### [Task statement]
Retype the records below exactly. Leave nothing out.

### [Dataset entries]
★ ★ ★

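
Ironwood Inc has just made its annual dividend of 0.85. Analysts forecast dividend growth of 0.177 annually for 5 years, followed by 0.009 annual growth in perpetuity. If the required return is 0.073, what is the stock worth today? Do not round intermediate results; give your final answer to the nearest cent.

26.94

D_1 = 1.00045
D_2 = 1.17753
D_3 = 1.38595
D_4 = 1.63127
D_5 = 1.92000
Terminal value at year 5: TV = D_5×(1+g_2)/(r−g_2) = 1.93728/0.064 = 30.27000
P_0 = D_1/(1+r)^1 + D_2/(1+r)^2 + D_3/(1+r)^3 + D_4/(1+r)^4 + D_5/(1+r)^5 + TV/(1+r)^5
    = 0.93239 + 1.02276 + 1.12189 + 1.23063 + 1.34990 + 21.28207 = 26.93963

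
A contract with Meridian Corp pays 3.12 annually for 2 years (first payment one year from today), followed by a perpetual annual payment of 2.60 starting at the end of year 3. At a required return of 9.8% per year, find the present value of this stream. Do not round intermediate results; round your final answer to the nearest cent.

27.44

PV of 2-year annuity: 3.12 × [1 − (1+0.098)^−2] / 0.098 = 5.42944
Perpetuity value at year 2: 2.60 / 0.098 = 26.53061
PV of perpetuity: 26.53061 / (1+0.098)^2 = 22.00608
Total PV = 5.42944 + 22.00608 = 27.43552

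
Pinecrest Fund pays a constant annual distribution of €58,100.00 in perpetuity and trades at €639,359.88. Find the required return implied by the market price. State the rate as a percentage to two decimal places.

9.09%

P = C/r ⇒ r = C/P = €58,100.00/€639,359.88 = 0.090872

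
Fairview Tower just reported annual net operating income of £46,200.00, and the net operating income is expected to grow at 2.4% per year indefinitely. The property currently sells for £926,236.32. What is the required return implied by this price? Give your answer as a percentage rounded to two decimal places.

7.51%

D₁ = £46,200.00 × 1.024 = £47,308.8000
P = D₁/(r − g) ⇒ r = D₁/P + g = £47,308.8000/£926,236.32 + 0.024 = 0.051076 + 0.024 = 0.075076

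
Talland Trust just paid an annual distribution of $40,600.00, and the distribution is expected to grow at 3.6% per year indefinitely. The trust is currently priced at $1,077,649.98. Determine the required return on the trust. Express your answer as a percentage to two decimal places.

D₁ = $40,600.00 × 1.036 = $42,061.6000
P = D₁/(r − g) ⇒ r = D₁/P + g = $42,061.6000/$1,077,649.98 + 0.036 = 0.039031 + 0.036 = 0.075031

7.50%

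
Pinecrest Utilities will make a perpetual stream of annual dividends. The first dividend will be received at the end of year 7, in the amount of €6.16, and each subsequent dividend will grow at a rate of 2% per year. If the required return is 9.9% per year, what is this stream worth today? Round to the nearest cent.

Value at end of year 6: C₁ / (r − g) = €6.16 / (0.099 − 0.02) = €77.9747
Discount to today: PV = €77.9747 / (1 + 0.099)^6 = €77.9747 / 1.761920 = €44.26

€44.26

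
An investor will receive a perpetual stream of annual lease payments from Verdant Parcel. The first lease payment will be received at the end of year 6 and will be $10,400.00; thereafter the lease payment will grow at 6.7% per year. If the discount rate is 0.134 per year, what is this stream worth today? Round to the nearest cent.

Value at end of year 5: C₁ / (r − g) = $10,400.00 / (0.134 − 0.067) = $155,223.8806
Discount to today: PV = $155,223.8806 / (1 + 0.134)^5 = $155,223.8806 / 1.875276 = $82,773.87

$82773.87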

★ ★ ★

### [Solution for this problem]
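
Ironwood Inc has just made its annual dividend of 0.85. Analysts forecast dividend growth of 0.177 annually for 5 years, followed by 0.009 annual growth in perpetuity. If the required return is 0.073, what is the stock worth today? Do not round intermediate results; give your final answer to the nearest cent.

26.94

D_1 = 1.00045
D_2 = 1.17753
D_3 = 1.38595
D_4 = 1.63127
D_5 = 1.92000
Terminal value at year 5: TV = D_5×(1+g_2)/(r−g_2) = 1.93728/0.064 = 30.27000
P_0 = D_1/(1+r)^1 + D_2/(1+r)^2 + D_3/(1+r)^3 + D_4/(1+r)^4 + D_5/(1+r)^5 + TV/(1+r)^5
    = 0.93239 + 1.02276 + 1.12189 + 1.23063 + 1.34990 + 21.28207 = 26.93963

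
A contract with Meridian Corp pays 3.12 annually for 2 years (first payment one year from today), followed by a perpetual annual payment of 2.60 starting at the end of year 3. At a required return of 9.8% per year, find the present value of this stream. Do not round intermediate results; round your final answer to the nearest cent.

27.44

PV of 2-year annuity: 3.12 × [1 − (1+0.098)^−2] / 0.098 = 5.42944
Perpetuity value at year 2: 2.60 / 0.098 = 26.53061
PV of perpetuity: 26.53061 / (1+0.098)^2 = 22.00608
Total PV = 5.42944 + 22.00608 = 27.43552

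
Pinecrest Fund pays a constant annual distribution of €58,100.00 in perpetuity and trades at €639,359.88. Find the required return implied by the market price. State the rate as a percentage to two decimal places.

9.09%

P = C/r ⇒ r = C/P = €58,100.00/€639,359.88 = 0.090872

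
Fairview Tower just reported annual net operating income of £46,200.00, and the net operating income is expected to grow at 2.4% per year indefinitely. The property currently sells for £926,236.32. What is the required return implied by this price? Give your answer as a percentage rounded to two decimal places.

7.51%

D₁ = £46,200.00 × 1.024 = £47,308.8000
P = D₁/(r − g) ⇒ r = D₁/P + g = £47,308.8000/£926,236.32 + 0.024 = 0.051076 + 0.024 = 0.075076

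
Talland Trust just paid an annual distribution of $40,600.00, and the distribution is expected to grow at 3.6% per year indefinitely. The trust is currently priced at $1,077,649.98. Determine the required return on the trust. Express your answer as a percentage to two decimal places.

D₁ = $40,600.00 × 1.036 = $42,061.6000
P = D₁/(r − g) ⇒ r = D₁/P + g = $42,061.6000/$1,077,649.98 + 0.036 = 0.039031 + 0.036 = 0.075031

7.50%

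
Pinecrest Utilities will make a perpetual stream of annual dividends. The first dividend will be received at the end of year 7, in the amount of €6.16, and each subsequent dividend will grow at a rate of 2% per year. If the required return is 9.9% per year, what is this stream worth today? Round to the nearest cent.

Value at end of year 6: C₁ / (r − g) = €6.16 / (0.099 − 0.02) = €77.9747
Discount to today: PV = €77.9747 / (1 + 0.099)^6 = €77.9747 / 1.761920 = €44.26

€44.26

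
An investor will receive a perpetual stream of annual lease payments from Verdant Parcel. The first lease payment will be received at the end of year 6 and will be $10,400.00; thereafter the lease payment will grow at 6.7% per year. If the discount rate is 0.134 per year, what is this stream worth today? Round to the nearest cent.

Value at end of year 5: C₁ / (r − g) = $10,400.00 / (0.134 − 0.067) = $155,223.8806
Discount to today: PV = $155,223.8806 / (1 + 0.134)^5 = $155,223.8806 / 1.875276 = $82,773.87

$82773.87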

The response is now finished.